What to work on - Reproduce each line of the listing exactly.

Exercise data -
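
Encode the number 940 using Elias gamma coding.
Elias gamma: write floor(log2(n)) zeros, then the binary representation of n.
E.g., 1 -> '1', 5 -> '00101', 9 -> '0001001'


num_bits = floor(log2(940)) + 1 = 10
leading_zeros = num_bits - 1 = 9
binary(940) = 1110101100

Elias gamma(940) = '000000000' + '1110101100' = 0000000001110101100 (19 bits)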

Expected answer -
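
Encode the number 940 using Elias gamma coding.
Elias gamma: write floor(log2(n)) zeros, then the binary representation of n.
E.g., 1 -> '1', 5 -> '00101', 9 -> '0001001'


num_bits = floor(log2(940)) + 1 = 10
leading_zeros = num_bits - 1 = 9
binary(940) = 1110101100

Elias gamma(940) = '000000000' + '1110101100' = 0000000001110101100 (19 bits)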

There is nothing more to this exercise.